### [Task statement]
Would you give the entries below again in full, exactly as they stand?

——

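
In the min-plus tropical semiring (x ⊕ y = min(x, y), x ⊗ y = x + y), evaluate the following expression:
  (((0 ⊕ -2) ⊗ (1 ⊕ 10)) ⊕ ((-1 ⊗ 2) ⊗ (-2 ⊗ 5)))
(((0 ⊕ -2) ⊗ (1 ⊕ 10)) ⊕ ((-1 ⊗ 2) ⊗ (-2 ⊗ 5))) = -1

Expand innermost to outermost. Recall ⊕ takes the minimum of its arguments and ⊗ takes their sum. Working out the expression (((0 ⊕ -2) ⊗ (1 ⊕ 10)) ⊕ ((-1 ⊗ 2) ⊗ (-2 ⊗ 5))) gives -1.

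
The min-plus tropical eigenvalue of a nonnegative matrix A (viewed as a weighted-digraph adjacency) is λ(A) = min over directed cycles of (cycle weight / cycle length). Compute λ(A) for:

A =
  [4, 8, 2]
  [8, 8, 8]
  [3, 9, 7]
λ(A) = 5/2

Enumerate directed cycles and compute their means (weight / length). Sample:
  cycle 0 → 0: weight = 4, length = 1, mean = 4/1 ≈ 4.000
  cycle 1 → 1: weight = 8, length = 1, mean = 8/1 ≈ 8.000
  cycle 2 → 2: weight = 7, length = 1, mean = 7/1 ≈ 7.000
  cycle 0 → 1 → 0: weight = 16, length = 2, mean = 16/2 ≈ 8.000
  cycle 0 → 2 → 0: weight = 5, length = 2, mean = 5/2 ≈ 2.500
  cycle 1 → 0 → 1: weight = 16, length = 2, mean = 16/2 ≈ 8.000
Minimum mean = 2.500, attained e.g. along the cycle 0 → 2 → 0 with weight 5 and length 2. So λ(A) = 5/2 = 5/2.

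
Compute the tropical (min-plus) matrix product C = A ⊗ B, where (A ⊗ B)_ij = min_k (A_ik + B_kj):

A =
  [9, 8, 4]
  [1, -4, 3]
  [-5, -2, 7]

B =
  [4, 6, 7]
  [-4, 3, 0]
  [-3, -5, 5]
A ⊗ B =
  [1, -1, 8]
  [-8, -2, -4]
  [-6, 1, -2]

Apply the min-plus product entry-by-entry:
  C[0][0] = min over k of (A[0][0] + B[0][0] = 9 + 4 = 13, A[0][1] + B[1][0] = 8 + -4 = 4, A[0][2] + B[2][0] = 4 + -3 = 1) = 1 (attained at k = 2)
  C[0][1] = min over k of (A[0][0] + B[0][1] = 9 + 6 = 15, A[0][1] + B[1][1] = 8 + 3 = 11, A[0][2] + B[2][1] = 4 + -5 = -1) = -1 (attained at k = 2)
  C[0][2] = min over k of (A[0][0] + B[0][2] = 9 + 7 = 16, A[0][1] + B[1][2] = 8 + 0 = 8, A[0][2] + B[2][2] = 4 + 5 = 9) = 8 (attained at k = 1)
  C[1][0] = min over k of (A[1][0] + B[0][0] = 1 + 4 = 5, A[1][1] + B[1][0] = -4 + -4 = -8, A[1][2] + B[2][0] = 3 + -3 = 0) = -8 (attained at k = 1)
  C[1][1] = min over k of (A[1][0] + B[0][1] = 1 + 6 = 7, A[1][1] + B[1][1] = -4 + 3 = -1, A[1][2] + B[2][1] = 3 + -5 = -2) = -2 (attained at k = 2)
  C[1][2] = min over k of (A[1][0] + B[0][2] = 1 + 7 = 8, A[1][1] + B[1][2] = -4 + 0 = -4, A[1][2] + B[2][2] = 3 + 5 = 8) = -4 (attained at k = 1)
  C[2][0] = min over k of (A[2][0] + B[0][0] = -5 + 4 = -1, A[2][1] + B[1][0] = -2 + -4 = -6, A[2][2] + B[2][0] = 7 + -3 = 4) = -6 (attained at k = 1)
  C[2][1] = min over k of (A[2][0] + B[0][1] = -5 + 6 = 1, A[2][1] + B[1][1] = -2 + 3 = 1, A[2][2] + B[2][1] = 7 + -5 = 2) = 1 (attained at k = 0)
  C[2][2] = min over k of (A[2][0] + B[0][2] = -5 + 7 = 2, A[2][1] + B[1][2] = -2 + 0 = -2, A[2][2] + B[2][2] = 7 + 5 = 12) = -2 (attained at k = 1)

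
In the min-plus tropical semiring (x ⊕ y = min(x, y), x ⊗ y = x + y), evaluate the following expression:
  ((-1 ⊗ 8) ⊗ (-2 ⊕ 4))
((-1 ⊗ 8) ⊗ (-2 ⊕ 4)) = 5

Expand innermost to outermost. Recall ⊕ takes the minimum of its arguments and ⊗ takes their sum. Working out the expression ((-1 ⊗ 8) ⊗ (-2 ⊕ 4)) gives 5.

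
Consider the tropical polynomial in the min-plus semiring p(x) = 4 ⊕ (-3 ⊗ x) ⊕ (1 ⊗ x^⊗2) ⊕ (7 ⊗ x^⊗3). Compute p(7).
p(7) = 4

A tropical monomial a ⊗ x^⊗i evaluates to a + i · x. Evaluating each term at x = 7:
  Term 0 contributes 4 + 0 · 7 = 4
  Term 1 contributes -3 + 1 · 7 = 4
  Term 2 contributes 1 + 2 · 7 = 15
  Term 3 contributes 7 + 3 · 7 = 28
p(7) = ⊕ of these = min[4, 4, 15, 28] = 4.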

——

### [Expected answer]
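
In the min-plus tropical semiring (x ⊕ y = min(x, y), x ⊗ y = x + y), evaluate the following expression:
  (((0 ⊕ -2) ⊗ (1 ⊕ 10)) ⊕ ((-1 ⊗ 2) ⊗ (-2 ⊗ 5)))
(((0 ⊕ -2) ⊗ (1 ⊕ 10)) ⊕ ((-1 ⊗ 2) ⊗ (-2 ⊗ 5))) = -1

Expand innermost to outermost. Recall ⊕ takes the minimum of its arguments and ⊗ takes their sum. Working out the expression (((0 ⊕ -2) ⊗ (1 ⊕ 10)) ⊕ ((-1 ⊗ 2) ⊗ (-2 ⊗ 5))) gives -1.

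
The min-plus tropical eigenvalue of a nonnegative matrix A (viewed as a weighted-digraph adjacency) is λ(A) = min over directed cycles of (cycle weight / cycle length). Compute λ(A) for:

A =
  [4, 8, 2]
  [8, 8, 8]
  [3, 9, 7]
λ(A) = 5/2

Enumerate directed cycles and compute their means (weight / length). Sample:
  cycle 0 → 0: weight = 4, length = 1, mean = 4/1 ≈ 4.000
  cycle 1 → 1: weight = 8, length = 1, mean = 8/1 ≈ 8.000
  cycle 2 → 2: weight = 7, length = 1, mean = 7/1 ≈ 7.000
  cycle 0 → 1 → 0: weight = 16, length = 2, mean = 16/2 ≈ 8.000
  cycle 0 → 2 → 0: weight = 5, length = 2, mean = 5/2 ≈ 2.500
  cycle 1 → 0 → 1: weight = 16, length = 2, mean = 16/2 ≈ 8.000
Minimum mean = 2.500, attained e.g. along the cycle 0 → 2 → 0 with weight 5 and length 2. So λ(A) = 5/2 = 5/2.

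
Compute the tropical (min-plus) matrix product C = A ⊗ B, where (A ⊗ B)_ij = min_k (A_ik + B_kj):

A =
  [9, 8, 4]
  [1, -4, 3]
  [-5, -2, 7]

B =
  [4, 6, 7]
  [-4, 3, 0]
  [-3, -5, 5]
A ⊗ B =
  [1, -1, 8]
  [-8, -2, -4]
  [-6, 1, -2]

Apply the min-plus product entry-by-entry:
  C[0][0] = min over k of (A[0][0] + B[0][0] = 9 + 4 = 13, A[0][1] + B[1][0] = 8 + -4 = 4, A[0][2] + B[2][0] = 4 + -3 = 1) = 1 (attained at k = 2)
  C[0][1] = min over k of (A[0][0] + B[0][1] = 9 + 6 = 15, A[0][1] + B[1][1] = 8 + 3 = 11, A[0][2] + B[2][1] = 4 + -5 = -1) = -1 (attained at k = 2)
  C[0][2] = min over k of (A[0][0] + B[0][2] = 9 + 7 = 16, A[0][1] + B[1][2] = 8 + 0 = 8, A[0][2] + B[2][2] = 4 + 5 = 9) = 8 (attained at k = 1)
  C[1][0] = min over k of (A[1][0] + B[0][0] = 1 + 4 = 5, A[1][1] + B[1][0] = -4 + -4 = -8, A[1][2] + B[2][0] = 3 + -3 = 0) = -8 (attained at k = 1)
  C[1][1] = min over k of (A[1][0] + B[0][1] = 1 + 6 = 7, A[1][1] + B[1][1] = -4 + 3 = -1, A[1][2] + B[2][1] = 3 + -5 = -2) = -2 (attained at k = 2)
  C[1][2] = min over k of (A[1][0] + B[0][2] = 1 + 7 = 8, A[1][1] + B[1][2] = -4 + 0 = -4, A[1][2] + B[2][2] = 3 + 5 = 8) = -4 (attained at k = 1)
  C[2][0] = min over k of (A[2][0] + B[0][0] = -5 + 4 = -1, A[2][1] + B[1][0] = -2 + -4 = -6, A[2][2] + B[2][0] = 7 + -3 = 4) = -6 (attained at k = 1)
  C[2][1] = min over k of (A[2][0] + B[0][1] = -5 + 6 = 1, A[2][1] + B[1][1] = -2 + 3 = 1, A[2][2] + B[2][1] = 7 + -5 = 2) = 1 (attained at k = 0)
  C[2][2] = min over k of (A[2][0] + B[0][2] = -5 + 7 = 2, A[2][1] + B[1][2] = -2 + 0 = -2, A[2][2] + B[2][2] = 7 + 5 = 12) = -2 (attained at k = 1)

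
In the min-plus tropical semiring (x ⊕ y = min(x, y), x ⊗ y = x + y), evaluate the following expression:
  ((-1 ⊗ 8) ⊗ (-2 ⊕ 4))
((-1 ⊗ 8) ⊗ (-2 ⊕ 4)) = 5

Expand innermost to outermost. Recall ⊕ takes the minimum of its arguments and ⊗ takes their sum. Working out the expression ((-1 ⊗ 8) ⊗ (-2 ⊕ 4)) gives 5.

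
Consider the tropical polynomial in the min-plus semiring p(x) = 4 ⊕ (-3 ⊗ x) ⊕ (1 ⊗ x^⊗2) ⊕ (7 ⊗ x^⊗3). Compute p(7).
p(7) = 4

A tropical monomial a ⊗ x^⊗i evaluates to a + i · x. Evaluating each term at x = 7:
  Term 0 contributes 4 + 0 · 7 = 4
  Term 1 contributes -3 + 1 · 7 = 4
  Term 2 contributes 1 + 2 · 7 = 15
  Term 3 contributes 7 + 3 · 7 = 28
p(7) = ⊕ of these = min[4, 4, 15, 28] = 4.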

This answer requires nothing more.